* **Task to complete**: In the listing below, locate the line containing "If an event is scheduled for January"; reproduce that line and all lines that follow it, unchanged.

########################################

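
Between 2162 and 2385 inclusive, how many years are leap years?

Multiples of 4 in [2162,2385]: 56.
Of those, multiples of 100: 2 (not leap unless ÷400).
Multiples of 400: 0.
Leap years = 56 − 2 + 0 = 54.

54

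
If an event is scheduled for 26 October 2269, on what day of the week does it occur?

Doomsday rule: the anchor day for the 2200s is Friday. For year 69: 69÷12 = 5 r 9, and 9÷4 = 2, so 5+9+2 = 16.
Friday + 16 ≡ Sunday — that's 2269's doomsday.
In October the doomsday date is Oct 10.
Oct 26 is 16 days after Oct 10; 16 mod 7 = 2, so Sunday + 2 = Tuesday.

Tuesday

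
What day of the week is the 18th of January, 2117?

Monday

January 1, 2117 is a Friday.
Jan 1, 2117 → Jan 18, 2117: 17 days.
Total: 17 days.
17 mod 7 = 3, so Friday + 3 = Monday.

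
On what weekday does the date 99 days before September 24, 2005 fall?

Sep 24, 2005 is a Saturday.
99 mod 7 = 1, so 99 days before a Saturday is Saturday − 1 = Friday.

Friday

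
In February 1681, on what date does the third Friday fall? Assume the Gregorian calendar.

February 21, 1681

February 1, 1681 is a Saturday.
The first Friday is therefore February 7 (6 days later).
The third Friday is 7 + 2×7 = February 21.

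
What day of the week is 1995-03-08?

January 1, 1995 is a Sunday.
Jan 1, 1995 → Feb 1, 1995: 31 days (January has 31).
Feb 1, 1995 → Mar 1, 1995: 28 days (February has 28).
Mar 1, 1995 → Mar 8, 1995: 7 days.
Total: 66 days.
66 mod 7 = 3, so Sunday + 3 = Wednesday.

Wednesday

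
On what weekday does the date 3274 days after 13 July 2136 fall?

First find the weekday of Jul 13, 2136. Doomsday rule: the anchor day for the 2100s is Sunday. For year 36: 36÷12 = 3 r 0, and 0÷4 = 0, so 3+0+0 = 3.
Sunday + 3 ≡ Wednesday — that's 2136's doomsday.
In July the doomsday date is Jul 11.
Jul 13 is 2 days after Jul 11; 2 mod 7 = 2, so Wednesday + 2 = Friday.
3274 mod 7 = 5, so 3274 days after a Friday is Friday + 5 = Wednesday.

Wednesday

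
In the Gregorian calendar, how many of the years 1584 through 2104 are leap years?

Multiples of 4 in [1584,2104]: 131.
Of those, multiples of 100: 6 (not leap unless ÷400).
Multiples of 400: 2.
Leap years = 131 − 6 + 2 = 127.

127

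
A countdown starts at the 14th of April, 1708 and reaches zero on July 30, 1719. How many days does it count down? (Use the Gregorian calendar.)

4124

Apr 14, 1708 → Apr 14, 1709: 365 days.
Apr 14, 1709 → Apr 14, 1710: 365 days.
Apr 14, 1710 → Apr 14, 1711: 365 days.
Apr 14, 1711 → Apr 14, 1712: 366 days (Feb 29, 1712 is in that span).
Apr 14, 1712 → Apr 14, 1713: 365 days.
Apr 14, 1713 → Apr 14, 1714: 365 days.
Apr 14, 1714 → Apr 14, 1715: 365 days.
Apr 14, 1715 → Apr 14, 1716: 366 days (Feb 29, 1716 is in that span).
Apr 14, 1716 → Apr 14, 1717: 365 days.
Apr 14, 1717 → Apr 14, 1718: 365 days.
Apr 14, 1718 → Apr 14, 1719: 365 days.
Apr 14, 1719 → May 14, 1719: 30 days (April has 30).
May 14, 1719 → Jun 14, 1719: 31 days (May has 31).
Jun 14, 1719 → Jul 14, 1719: 30 days (June has 30).
Jul 14, 1719 → Jul 30, 1719: 16 days.
Total: 4124 days.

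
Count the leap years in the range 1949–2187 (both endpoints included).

Multiples of 4 in [1949,2187]: 59.
Of those, multiples of 100: 2 (not leap unless ÷400).
Multiples of 400: 1.
Leap years = 59 − 2 + 1 = 58.

58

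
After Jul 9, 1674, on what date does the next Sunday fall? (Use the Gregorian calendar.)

July 15, 1674

Jul 9, 1674 is a Monday.
From Monday to the next Sunday is 6 days.
Jul 9, 1674 + 6 = Jul 15, 1674.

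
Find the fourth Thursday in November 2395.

November 23, 2395

November 1, 2395 is a Wednesday.
The first Thursday is therefore November 2 (1 days later).
The fourth Thursday is 2 + 3×7 = November 23.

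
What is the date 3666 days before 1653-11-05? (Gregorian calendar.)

−365 (one year) → Nov 5, 1652 (3301 left).
−366 (one year; includes Feb 29, 1652) → Nov 5, 1651 (2935 left).
−365 (one year) → Nov 5, 1650 (2570 left).
−365 (one year) → Nov 5, 1649 (2205 left).
−365 (one year) → Nov 5, 1648 (1840 left).
−366 (one year; includes Feb 29, 1648) → Nov 5, 1647 (1474 left).
−365 (one year) → Nov 5, 1646 (1109 left).
−365 (one year) → Nov 5, 1645 (744 left).
−365 (one year) → Nov 5, 1644 (379 left).
−5 → Oct 31, 1644 (end of Oct, 31 days; 374 left).
−31 → Sep 30, 1644 (end of Sep, 30 days; 343 left).
−30 → Aug 31, 1644 (end of Aug, 31 days; 313 left).
−31 → Jul 31, 1644 (end of Jul, 31 days; 282 left).
−31 → Jun 30, 1644 (end of Jun, 30 days; 251 left).
−30 → May 31, 1644 (end of May, 31 days; 221 left).
−31 → Apr 30, 1644 (end of Apr, 30 days; 190 left).
−30 → Mar 31, 1644 (end of Mar, 31 days; 160 left).
−31 → Feb 29, 1644 (end of Feb, 29 days; 129 left).
−29 → Jan 31, 1644 (end of Jan, 31 days; 100 left).
−31 → Dec 31, 1643 (end of Dec, 31 days; 69 left).
−31 → Nov 30, 1643 (end of Nov, 30 days; 38 left).
−30 → Oct 31, 1643 (end of Oct, 31 days; 8 left).
−8 → Oct 23, 1643.

October 23, 1643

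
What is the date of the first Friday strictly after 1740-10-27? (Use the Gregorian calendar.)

Oct 27, 1740 is a Thursday.
From Thursday to the next Friday is 1 day.
Oct 27, 1740 + 1 = Oct 28, 1740.

October 28, 1740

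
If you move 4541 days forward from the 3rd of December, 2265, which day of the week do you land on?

Friday

Dec 3, 2265 is a Sunday.
4541 mod 7 = 5, so 4541 days after a Sunday is Sunday + 5 = Friday.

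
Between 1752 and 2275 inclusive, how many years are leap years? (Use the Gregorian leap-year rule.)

Multiples of 4 in [1752,2275]: 131.
Of those, multiples of 100: 5 (not leap unless ÷400).
Multiples of 400: 1.
Leap years = 131 − 5 + 1 = 127.

127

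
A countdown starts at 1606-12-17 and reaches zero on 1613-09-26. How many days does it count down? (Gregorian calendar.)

2475

Dec 17, 1606 → Dec 17, 1607: 365 days.
Dec 17, 1607 → Dec 17, 1608: 366 days (Feb 29, 1608 is in that span).
Dec 17, 1608 → Dec 17, 1609: 365 days.
Dec 17, 1609 → Dec 17, 1610: 365 days.
Dec 17, 1610 → Dec 17, 1611: 365 days.
Dec 17, 1611 → Dec 17, 1612: 366 days (Feb 29, 1612 is in that span).
Dec 17, 1612 → Jan 17, 1613: 31 days (December has 31).
Jan 17, 1613 → Feb 17, 1613: 31 days (January has 31).
Feb 17, 1613 → Mar 17, 1613: 28 days (February has 28).
Mar 17, 1613 → Apr 17, 1613: 31 days (March has 31).
Apr 17, 1613 → May 17, 1613: 30 days (April has 30).
May 17, 1613 → Jun 17, 1613: 31 days (May has 31).
Jun 17, 1613 → Jul 17, 1613: 30 days (June has 30).
Jul 17, 1613 → Aug 17, 1613: 31 days (July has 31).
Aug 17, 1613 → Sep 17, 1613: 31 days (August has 31).
Sep 17, 1613 → Sep 26, 1613: 9 days.
Total: 2475 days.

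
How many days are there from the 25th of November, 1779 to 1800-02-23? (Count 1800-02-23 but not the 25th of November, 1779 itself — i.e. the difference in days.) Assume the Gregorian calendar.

Nov 25, 1779 → Nov 25, 1780: 366 days (Feb 29, 1780 is in that span).
Nov 25, 1780 → Nov 25, 1781: 365 days.
Nov 25, 1781 → Nov 25, 1782: 365 days.
Nov 25, 1782 → Nov 25, 1783: 365 days.
Nov 25, 1783 → Nov 25, 1784: 366 days (Feb 29, 1784 is in that span).
Nov 25, 1784 → Nov 25, 1785: 365 days.
Nov 25, 1785 → Nov 25, 1786: 365 days.
Nov 25, 1786 → Nov 25, 1787: 365 days.
Nov 25, 1787 → Nov 25, 1788: 366 days (Feb 29, 1788 is in that span).
Nov 25, 1788 → Nov 25, 1789: 365 days.
Nov 25, 1789 → Nov 25, 1790: 365 days.
Nov 25, 1790 → Nov 25, 1791: 365 days.
Nov 25, 1791 → Nov 25, 1792: 366 days (Feb 29, 1792 is in that span).
Nov 25, 1792 → Nov 25, 1793: 365 days.
Nov 25, 1793 → Nov 25, 1794: 365 days.
Nov 25, 1794 → Nov 25, 1795: 365 days.
Nov 25, 1795 → Nov 25, 1796: 366 days (Feb 29, 1796 is in that span).
Nov 25, 1796 → Nov 25, 1797: 365 days.
Nov 25, 1797 → Nov 25, 1798: 365 days.
Nov 25, 1798 → Nov 25, 1799: 365 days.
Nov 25, 1799 → Dec 25, 1799: 30 days (November has 30).
Dec 25, 1799 → Jan 25, 1800: 31 days (December has 31).
Jan 25, 1800 → Feb 23, 1800: 29 days.
Total: 7395 days.

7395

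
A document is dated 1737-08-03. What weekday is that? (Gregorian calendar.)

Saturday

Doomsday rule: the anchor day for the 1700s is Sunday. For year 37: 37÷12 = 3 r 1, and 1÷4 = 0, so 3+1+0 = 4.
Sunday + 4 ≡ Thursday — that's 1737's doomsday.
In August the doomsday date is Aug 8.
Aug 3 is 5 days before Aug 8; 5 mod 7 = 5, so Thursday − 5 = Saturday.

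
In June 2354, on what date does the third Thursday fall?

June 17, 2354

June 1, 2354 is a Tuesday.
The first Thursday is therefore June 3 (2 days later).
The third Thursday is 3 + 2×7 = June 17.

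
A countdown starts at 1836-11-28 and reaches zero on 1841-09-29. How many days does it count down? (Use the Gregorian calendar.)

1766

Nov 28, 1836 → Nov 28, 1837: 365 days.
Nov 28, 1837 → Nov 28, 1838: 365 days.
Nov 28, 1838 → Nov 28, 1839: 365 days.
Nov 28, 1839 → Nov 28, 1840: 366 days (Feb 29, 1840 is in that span).
Nov 28, 1840 → Dec 28, 1840: 30 days (November has 30).
Dec 28, 1840 → Jan 28, 1841: 31 days (December has 31).
Jan 28, 1841 → Feb 28, 1841: 31 days (January has 31).
Feb 28, 1841 → Mar 28, 1841: 28 days (February has 28).
Mar 28, 1841 → Apr 28, 1841: 31 days (March has 31).
Apr 28, 1841 → May 28, 1841: 30 days (April has 30).
May 28, 1841 → Jun 28, 1841: 31 days (May has 31).
Jun 28, 1841 → Jul 28, 1841: 30 days (June has 30).
Jul 28, 1841 → Aug 28, 1841: 31 days (July has 31).
Aug 28, 1841 → Sep 28, 1841: 31 days (August has 31).
Sep 28, 1841 → Sep 29, 1841: 1 days.
Total: 1766 days.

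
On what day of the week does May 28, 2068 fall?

Doomsday rule: the anchor day for the 2000s is Tuesday. For year 68: 68÷12 = 5 r 8, and 8÷4 = 2, so 5+8+2 = 15.
Tuesday + 15 ≡ Wednesday — that's 2068's doomsday.
In May the doomsday date is May 9.
May 28 is 19 days after May 9; 19 mod 7 = 5, so Wednesday + 5 = Monday.

Monday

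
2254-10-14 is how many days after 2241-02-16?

4988

Feb 16, 2241 → Feb 16, 2242: 365 days.
Feb 16, 2242 → Feb 16, 2243: 365 days.
Feb 16, 2243 → Feb 16, 2244: 365 days.
Feb 16, 2244 → Feb 16, 2245: 366 days (Feb 29, 2244 is in that span).
Feb 16, 2245 → Feb 16, 2246: 365 days.
Feb 16, 2246 → Feb 16, 2247: 365 days.
Feb 16, 2247 → Feb 16, 2248: 365 days.
Feb 16, 2248 → Feb 16, 2249: 366 days (Feb 29, 2248 is in that span).
Feb 16, 2249 → Feb 16, 2250: 365 days.
Feb 16, 2250 → Feb 16, 2251: 365 days.
Feb 16, 2251 → Feb 16, 2252: 365 days.
Feb 16, 2252 → Feb 16, 2253: 366 days (Feb 29, 2252 is in that span).
Feb 16, 2253 → Feb 16, 2254: 365 days.
Feb 16, 2254 → Mar 16, 2254: 28 days (February has 28).
Mar 16, 2254 → Apr 16, 2254: 31 days (March has 31).
Apr 16, 2254 → May 16, 2254: 30 days (April has 30).
May 16, 2254 → Jun 16, 2254: 31 days (May has 31).
Jun 16, 2254 → Jul 16, 2254: 30 days (June has 30).
Jul 16, 2254 → Aug 16, 2254: 31 days (July has 31).
Aug 16, 2254 → Sep 16, 2254: 31 days (August has 31).
Sep 16, 2254 → Oct 14, 2254: 28 days.
Total: 4988 days.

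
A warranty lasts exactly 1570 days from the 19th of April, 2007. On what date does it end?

+366 (one year; includes Feb 29, 2008) → Apr 19, 2008 (1204 left).
+365 (one year) → Apr 19, 2009 (839 left).
+365 (one year) → Apr 19, 2010 (474 left).
+365 (one year) → Apr 19, 2011 (109 left).
Apr has 30 days: +12 → May 1, 2011 (97 left).
May has 31 days: +31 → Jun 1, 2011 (66 left).
Jun has 30 days: +30 → Jul 1, 2011 (36 left).
Jul has 31 days: +31 → Aug 1, 2011 (5 left).
+5 → Aug 6, 2011.

August 6, 2011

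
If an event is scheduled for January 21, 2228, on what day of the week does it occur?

January 1, 2228 is a Tuesday.
Jan 1, 2228 → Jan 21, 2228: 20 days.
Total: 20 days.
20 mod 7 = 6, so Tuesday + 6 = Monday.

Monday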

########################################

* **Task response**:
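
If an event is scheduled for January 21, 2228, on what day of the week does it occur?

January 1, 2228 is a Tuesday.
Jan 1, 2228 → Jan 21, 2228: 20 days.
Total: 20 days.
20 mod 7 = 6, so Tuesday + 6 = Monday.

Monday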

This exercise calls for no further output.